### Directions for this task
Two lines mark the range in the entries below: the one holding "DFA with ≤4" and the one holding "Reject: bacab, aabac, b, ca, ccbb, bcc". Set down those two and all lines between them, exactly.

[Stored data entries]
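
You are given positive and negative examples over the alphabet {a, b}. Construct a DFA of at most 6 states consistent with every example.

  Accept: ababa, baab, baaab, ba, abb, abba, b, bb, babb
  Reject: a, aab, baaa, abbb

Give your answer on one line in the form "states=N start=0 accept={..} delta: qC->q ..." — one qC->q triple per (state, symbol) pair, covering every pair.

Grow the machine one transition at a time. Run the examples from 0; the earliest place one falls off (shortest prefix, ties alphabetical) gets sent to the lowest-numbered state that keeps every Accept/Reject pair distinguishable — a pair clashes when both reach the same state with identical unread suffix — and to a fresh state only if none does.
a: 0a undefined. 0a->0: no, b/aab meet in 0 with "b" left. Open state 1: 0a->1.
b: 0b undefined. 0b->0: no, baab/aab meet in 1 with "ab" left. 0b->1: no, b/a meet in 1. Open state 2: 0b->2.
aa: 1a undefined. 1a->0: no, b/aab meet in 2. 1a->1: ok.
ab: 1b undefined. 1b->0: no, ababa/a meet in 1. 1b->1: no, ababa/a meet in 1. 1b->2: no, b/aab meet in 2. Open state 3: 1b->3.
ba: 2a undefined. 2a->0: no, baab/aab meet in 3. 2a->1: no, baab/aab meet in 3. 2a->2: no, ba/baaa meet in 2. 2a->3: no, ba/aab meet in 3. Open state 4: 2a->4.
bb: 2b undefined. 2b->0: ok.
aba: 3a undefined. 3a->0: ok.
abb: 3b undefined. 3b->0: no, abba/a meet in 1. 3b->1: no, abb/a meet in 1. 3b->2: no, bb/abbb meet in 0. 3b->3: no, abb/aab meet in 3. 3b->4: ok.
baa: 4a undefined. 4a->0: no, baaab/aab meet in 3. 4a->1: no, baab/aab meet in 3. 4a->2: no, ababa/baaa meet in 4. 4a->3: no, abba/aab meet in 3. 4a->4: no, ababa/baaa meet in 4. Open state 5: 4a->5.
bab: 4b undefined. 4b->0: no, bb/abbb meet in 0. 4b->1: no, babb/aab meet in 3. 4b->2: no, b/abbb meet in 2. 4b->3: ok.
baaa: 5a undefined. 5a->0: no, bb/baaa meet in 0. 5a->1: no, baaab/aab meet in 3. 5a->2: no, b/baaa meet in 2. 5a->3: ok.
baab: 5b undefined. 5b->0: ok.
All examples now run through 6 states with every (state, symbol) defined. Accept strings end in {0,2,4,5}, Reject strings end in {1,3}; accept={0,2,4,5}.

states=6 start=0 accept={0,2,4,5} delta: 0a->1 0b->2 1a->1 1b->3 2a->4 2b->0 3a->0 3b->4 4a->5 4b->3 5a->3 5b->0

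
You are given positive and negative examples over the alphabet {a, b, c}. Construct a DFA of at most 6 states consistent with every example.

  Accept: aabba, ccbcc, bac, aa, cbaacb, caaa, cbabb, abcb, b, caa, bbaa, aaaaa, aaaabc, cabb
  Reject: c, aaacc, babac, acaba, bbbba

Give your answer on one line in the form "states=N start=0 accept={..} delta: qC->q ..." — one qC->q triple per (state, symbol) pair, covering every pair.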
--
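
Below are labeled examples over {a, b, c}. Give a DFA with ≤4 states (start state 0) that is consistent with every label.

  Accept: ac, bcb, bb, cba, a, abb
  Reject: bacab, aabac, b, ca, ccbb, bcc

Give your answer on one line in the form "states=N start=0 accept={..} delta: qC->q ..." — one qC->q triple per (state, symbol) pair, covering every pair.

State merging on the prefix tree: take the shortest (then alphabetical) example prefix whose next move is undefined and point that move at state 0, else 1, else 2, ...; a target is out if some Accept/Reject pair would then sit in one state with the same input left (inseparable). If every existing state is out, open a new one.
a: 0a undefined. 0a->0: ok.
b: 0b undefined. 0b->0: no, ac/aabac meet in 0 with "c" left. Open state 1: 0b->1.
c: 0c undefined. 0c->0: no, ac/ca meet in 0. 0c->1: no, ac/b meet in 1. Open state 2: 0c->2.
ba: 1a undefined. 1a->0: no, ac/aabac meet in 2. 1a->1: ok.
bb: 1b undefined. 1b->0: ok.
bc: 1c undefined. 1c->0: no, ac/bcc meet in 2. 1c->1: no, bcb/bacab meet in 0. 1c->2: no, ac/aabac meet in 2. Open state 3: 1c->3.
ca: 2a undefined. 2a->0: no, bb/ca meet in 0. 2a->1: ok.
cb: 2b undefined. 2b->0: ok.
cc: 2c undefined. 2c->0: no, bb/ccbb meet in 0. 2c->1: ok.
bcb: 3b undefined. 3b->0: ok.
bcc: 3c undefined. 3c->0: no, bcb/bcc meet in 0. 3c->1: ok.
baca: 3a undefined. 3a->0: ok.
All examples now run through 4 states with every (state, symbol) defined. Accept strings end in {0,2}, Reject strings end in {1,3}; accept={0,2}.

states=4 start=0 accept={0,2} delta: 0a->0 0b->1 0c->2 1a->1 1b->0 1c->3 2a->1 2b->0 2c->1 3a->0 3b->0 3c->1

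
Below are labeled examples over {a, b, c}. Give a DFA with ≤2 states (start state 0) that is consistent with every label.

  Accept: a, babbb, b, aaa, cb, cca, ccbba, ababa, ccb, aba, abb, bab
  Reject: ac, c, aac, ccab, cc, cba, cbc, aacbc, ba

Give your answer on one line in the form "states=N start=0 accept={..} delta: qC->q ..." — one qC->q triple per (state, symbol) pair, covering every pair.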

### Output below
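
Below are labeled examples over {a, b, c}. Give a DFA with ≤4 states (start state 0) that is consistent with every label.

  Accept: ac, bcb, bb, cba, a, abb
  Reject: bacab, aabac, b, ca, ccbb, bcc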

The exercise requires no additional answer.